__What the task asks__:
Copy all of the data below without altering a single line.

━━ Extracted information

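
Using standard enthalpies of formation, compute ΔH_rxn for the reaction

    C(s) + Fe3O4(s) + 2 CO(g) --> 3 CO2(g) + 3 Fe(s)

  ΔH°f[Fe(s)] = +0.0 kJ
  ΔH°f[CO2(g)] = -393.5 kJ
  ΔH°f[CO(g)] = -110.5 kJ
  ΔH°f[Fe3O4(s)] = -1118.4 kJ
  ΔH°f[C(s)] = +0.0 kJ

ΔH_rxn = 158.9 kJ

Products: 3·(-393.5) + 3·(+0.0) = -1180.5
Reactants: 1·(+0.0) + 1·(-1118.4) + 2·(-110.5) = -1339.4
ΔH_rxn = (-1180.5) − (-1339.4) = 158.9 kJ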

━━━━

__Solution for this task__:
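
Using standard enthalpies of formation, compute ΔH_rxn for the reaction

    C(s) + Fe3O4(s) + 2 CO(g) --> 3 CO2(g) + 3 Fe(s)

  ΔH°f[Fe(s)] = +0.0 kJ
  ΔH°f[CO2(g)] = -393.5 kJ
  ΔH°f[CO(g)] = -110.5 kJ
  ΔH°f[Fe3O4(s)] = -1118.4 kJ
  ΔH°f[C(s)] = +0.0 kJ

ΔH_rxn = 158.9 kJ

Products: 3·(-393.5) + 3·(+0.0) = -1180.5
Reactants: 1·(+0.0) + 1·(-1118.4) + 2·(-110.5) = -1339.4
ΔH_rxn = (-1180.5) − (-1339.4) = 158.9 kJ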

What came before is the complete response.